WORK TO BE COMPLETED: Pull out every line in the data that has the string "outside" in it.

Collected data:

= Beginning of Section =

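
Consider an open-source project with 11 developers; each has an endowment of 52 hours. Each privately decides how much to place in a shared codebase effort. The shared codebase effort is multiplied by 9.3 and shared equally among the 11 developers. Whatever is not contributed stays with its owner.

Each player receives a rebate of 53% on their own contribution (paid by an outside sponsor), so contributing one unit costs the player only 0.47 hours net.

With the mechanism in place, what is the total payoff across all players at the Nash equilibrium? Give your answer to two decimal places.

Under the mechanism each unit contributed yields (9.3/11) / 0.47 = 1.7988 back to its contributor per unit of net cost, which exceeds 1, making full contribution the dominant choice for everyone.
So the Nash equilibrium is full contribution by all 11; the group earns 11 × (52 × 0.53 + 9.3 × 52) = 5622.76.

5622.76 hours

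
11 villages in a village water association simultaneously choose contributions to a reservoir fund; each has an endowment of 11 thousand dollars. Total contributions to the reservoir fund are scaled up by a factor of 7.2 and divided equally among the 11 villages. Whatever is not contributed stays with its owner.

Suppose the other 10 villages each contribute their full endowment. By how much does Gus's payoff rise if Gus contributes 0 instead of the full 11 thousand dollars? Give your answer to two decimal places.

3.80 thousand dollars

Switching from a contribution of 11 to 0 lets Gus keep an extra 11 thousand dollars, but lowers the reservoir fund by 11, which costs Gus their own share of that drop: 7.2/11 × 11 = 7.20.
Net gain = 11 − 7.20 = 3.80. The private return per contributed unit (0.6545) is below 1, so free-riding is indeed the best response regardless of what the others do.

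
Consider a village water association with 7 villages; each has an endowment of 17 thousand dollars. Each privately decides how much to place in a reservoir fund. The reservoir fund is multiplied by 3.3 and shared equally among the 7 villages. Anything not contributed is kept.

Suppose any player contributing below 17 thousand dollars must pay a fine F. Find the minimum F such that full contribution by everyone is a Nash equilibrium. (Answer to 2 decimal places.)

Given the others contribute fully, the best deviation is to contribute 0 (any partial contribution still incurs the fine and gives up units whose private return 0.4714 is below 1).
Deviating from 17 to 0 saves 17 thousand dollars but forfeits the deviator's share of the drop in the reservoir fund: 3.3/7 × 17 = 8.01.
So the deviation gain is 17 − 8.01 = 8.99, and the fine must be at least 8.99 thousand dollars to wipe it out.

8.99 thousand dollars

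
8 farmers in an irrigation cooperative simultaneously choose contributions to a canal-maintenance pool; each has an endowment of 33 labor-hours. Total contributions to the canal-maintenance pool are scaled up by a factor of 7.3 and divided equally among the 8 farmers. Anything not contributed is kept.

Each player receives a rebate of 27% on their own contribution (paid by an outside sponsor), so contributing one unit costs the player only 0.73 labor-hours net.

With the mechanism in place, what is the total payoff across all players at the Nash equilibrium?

The effective private return per unit is now (7.3/8) / 0.73 = 1.2500 > 1, so every player's dominant strategy flips to full contribution.
So the Nash equilibrium is full contribution by all 8; the group earns 8 × (33 × 0.27 + 7.3 × 33) = 1998.48.

1998.48 labor-hours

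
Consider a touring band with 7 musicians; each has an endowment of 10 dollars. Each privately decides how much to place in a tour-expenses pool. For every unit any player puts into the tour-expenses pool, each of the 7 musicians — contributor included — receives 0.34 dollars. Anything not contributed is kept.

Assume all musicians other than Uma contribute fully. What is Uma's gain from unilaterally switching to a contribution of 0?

Switching from a contribution of 10 to 0 lets Uma keep an extra 10 dollars, but lowers the tour-expenses pool by 10, which costs Uma their own share of that drop: 0.34 × 10 = 3.40.
Net gain = 10 − 3.40 = 6.60. The private return per contributed unit (0.34) is below 1, so free-riding is indeed the best response regardless of what the others do.

6.60 dollars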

= End of Section =

ANSWER TO THE EXERCISE:
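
Each player receives a rebate of 53% on their own contribution (paid by an outside sponsor), so contributing one unit costs the player only 0.47 hours net.
Each player receives a rebate of 27% on their own contribution (paid by an outside sponsor), so contributing one unit costs the player only 0.73 labor-hours net.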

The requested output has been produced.